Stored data
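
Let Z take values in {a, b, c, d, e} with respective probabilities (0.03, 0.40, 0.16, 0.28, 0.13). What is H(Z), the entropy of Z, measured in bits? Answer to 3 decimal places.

H(Z) = −Σ p·log₂ p.
  −(0.03)·log₂(0.03) = 0.1518
  −(0.40)·log₂(0.40) = 0.5288
  −(0.16)·log₂(0.16) = 0.4230
  −(0.28)·log₂(0.28) = 0.5142
  −(0.13)·log₂(0.13) = 0.3826
Sum: 0.1518 + 0.5288 + 0.4230 + 0.5142 + 0.3826 = 2.000 bits.

2.000 bits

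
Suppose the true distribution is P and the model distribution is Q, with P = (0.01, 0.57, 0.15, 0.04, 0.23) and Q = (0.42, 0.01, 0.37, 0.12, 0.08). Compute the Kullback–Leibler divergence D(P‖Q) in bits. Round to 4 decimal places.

3.3625 bits

D(P‖Q) = Σ p·log₂(p/q).
  0.01·log₂(0.01/0.42) = -0.05392
  0.57·log₂(0.57/0.01) = 3.32475
  0.15·log₂(0.15/0.37) = -0.19538
  0.04·log₂(0.04/0.12) = -0.06340
  0.23·log₂(0.23/0.08) = 0.35042
D(P‖Q) = 3.3625 bits.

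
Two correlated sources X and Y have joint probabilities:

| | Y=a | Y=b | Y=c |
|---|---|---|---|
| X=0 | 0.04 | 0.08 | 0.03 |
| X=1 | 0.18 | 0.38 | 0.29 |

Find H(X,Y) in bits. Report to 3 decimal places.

2.123 bits

H(X,Y) = −Σ p(x,y)·log₂ p(x,y) over all 6 cells.
  cell (0,a): −0.04·log₂0.04 = 0.1858
  cell (0,b): −0.08·log₂0.08 = 0.2915
  cell (0,c): −0.03·log₂0.03 = 0.1518
  cell (1,a): −0.18·log₂0.18 = 0.4453
  cell (1,b): −0.38·log₂0.38 = 0.5305
  cell (1,c): −0.29·log₂0.29 = 0.5179
Sum = 2.123 bits.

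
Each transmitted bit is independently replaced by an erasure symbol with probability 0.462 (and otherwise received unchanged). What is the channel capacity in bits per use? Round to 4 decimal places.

0.5380 bits

Binary erasure channel: capacity C = 1 − ε.
C = 1 − 0.462 = 0.5380 bits per channel use.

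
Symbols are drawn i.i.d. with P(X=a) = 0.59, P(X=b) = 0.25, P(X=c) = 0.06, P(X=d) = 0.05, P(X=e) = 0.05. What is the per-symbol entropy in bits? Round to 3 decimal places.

H(X) = −Σ p·log₂ p.
  −(0.59)·log₂(0.59) = 0.4491
  −(0.25)·log₂(0.25) = 0.5000
  −(0.06)·log₂(0.06) = 0.2435
  −(0.05)·log₂(0.05) = 0.2161
  −(0.05)·log₂(0.05) = 0.2161
Sum: 0.4491 + 0.5000 + 0.2435 + 0.2161 + 0.2161 = 1.625 bits.

1.625 bits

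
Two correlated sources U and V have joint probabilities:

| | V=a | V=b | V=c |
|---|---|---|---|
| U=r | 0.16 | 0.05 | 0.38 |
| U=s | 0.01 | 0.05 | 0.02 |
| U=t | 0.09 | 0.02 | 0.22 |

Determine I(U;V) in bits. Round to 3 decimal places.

0.097 bits

Marginals: p(U) = (0.5900, 0.0800, 0.3300), p(V) = (0.2600, 0.1200, 0.6200).
I(U;V) = Σ p(x,y)·log₂[p(x,y)/(p(x)p(y))].
  (r,a): 0.16·log₂(1.0430) = 0.0097
  (r,b): 0.05·log₂(0.7062) = -0.0251
  (r,c): 0.38·log₂(1.0388) = 0.0209
  (s,a): 0.01·log₂(0.4808) = -0.0106
  (s,b): 0.05·log₂(5.2083) = 0.1190
  (s,c): 0.02·log₂(0.4032) = -0.0262
  (t,a): 0.09·log₂(1.0490) = 0.0062
  (t,b): 0.02·log₂(0.5051) = -0.0197
  (t,c): 0.22·log₂(1.0753) = 0.0230
Sum = 0.097 bits.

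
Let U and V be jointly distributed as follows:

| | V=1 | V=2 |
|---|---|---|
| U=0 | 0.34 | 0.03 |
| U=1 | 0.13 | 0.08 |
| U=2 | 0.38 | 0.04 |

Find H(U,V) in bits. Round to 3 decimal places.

2.071 bits

H(U,V) = −Σ p(x,y)·log₂ p(x,y) over all 6 cells.
  cell (0,1): −0.34·log₂0.34 = 0.5292
  cell (0,2): −0.03·log₂0.03 = 0.1518
  cell (1,1): −0.13·log₂0.13 = 0.3826
  cell (1,2): −0.08·log₂0.08 = 0.2915
  cell (2,1): −0.38·log₂0.38 = 0.5305
  cell (2,2): −0.04·log₂0.04 = 0.1858
Sum = 2.071 bits.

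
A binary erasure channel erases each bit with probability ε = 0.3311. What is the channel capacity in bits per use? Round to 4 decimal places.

0.6689 bits

Binary erasure channel: capacity C = 1 − ε.
C = 1 − 0.3311 = 0.6689 bits per channel use.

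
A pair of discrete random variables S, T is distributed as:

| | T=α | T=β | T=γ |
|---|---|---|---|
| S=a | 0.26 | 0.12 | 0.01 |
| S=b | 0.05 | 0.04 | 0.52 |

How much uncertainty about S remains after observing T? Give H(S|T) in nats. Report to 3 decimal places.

Marginals: p(S) = (0.3900, 0.6100), p(T) = (0.3100, 0.1600, 0.5300).
H(S|T) = Σ p(T) · H(S|T=·).
  T=α: p=0.3100, H(S|T=α) = 0.4418
  T=β: p=0.1600, H(S|T=β) = 0.5623
  T=γ: p=0.5300, H(S|T=γ) = 0.0936
Weighted sum = 0.277 nats.

0.277 nats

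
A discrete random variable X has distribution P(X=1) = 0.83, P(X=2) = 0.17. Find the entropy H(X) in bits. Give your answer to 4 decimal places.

0.6577 bits

H(X) = −Σ p·log₂ p.
  −(0.83)·log₂(0.83) = 0.22312
  −(0.17)·log₂(0.17) = 0.43459
Sum: 0.22312 + 0.43459 = 0.6577 bits.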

**REQUIRED ACTION:**
All lines from the beginning of the entries through the line marked "0.38 | 0.29 |" are to be output exactly; nothing else belongs in the answer.

**OUTPUT FOR THIS EXERCISE:**
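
Let Z take values in {a, b, c, d, e} with respective probabilities (0.03, 0.40, 0.16, 0.28, 0.13). What is H(Z), the entropy of Z, measured in bits? Answer to 3 decimal places.

H(Z) = −Σ p·log₂ p.
  −(0.03)·log₂(0.03) = 0.1518
  −(0.40)·log₂(0.40) = 0.5288
  −(0.16)·log₂(0.16) = 0.4230
  −(0.28)·log₂(0.28) = 0.5142
  −(0.13)·log₂(0.13) = 0.3826
Sum: 0.1518 + 0.5288 + 0.4230 + 0.5142 + 0.3826 = 2.000 bits.

2.000 bits

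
Suppose the true distribution is P and the model distribution is Q, with P = (0.01, 0.57, 0.15, 0.04, 0.23) and Q = (0.42, 0.01, 0.37, 0.12, 0.08). Compute the Kullback–Leibler divergence D(P‖Q) in bits. Round to 4 decimal places.

3.3625 bits

D(P‖Q) = Σ p·log₂(p/q).
  0.01·log₂(0.01/0.42) = -0.05392
  0.57·log₂(0.57/0.01) = 3.32475
  0.15·log₂(0.15/0.37) = -0.19538
  0.04·log₂(0.04/0.12) = -0.06340
  0.23·log₂(0.23/0.08) = 0.35042
D(P‖Q) = 3.3625 bits.

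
Two correlated sources X and Y have joint probabilities:

| | Y=a | Y=b | Y=c |
|---|---|---|---|
| X=0 | 0.04 | 0.08 | 0.03 |
| X=1 | 0.18 | 0.38 | 0.29 |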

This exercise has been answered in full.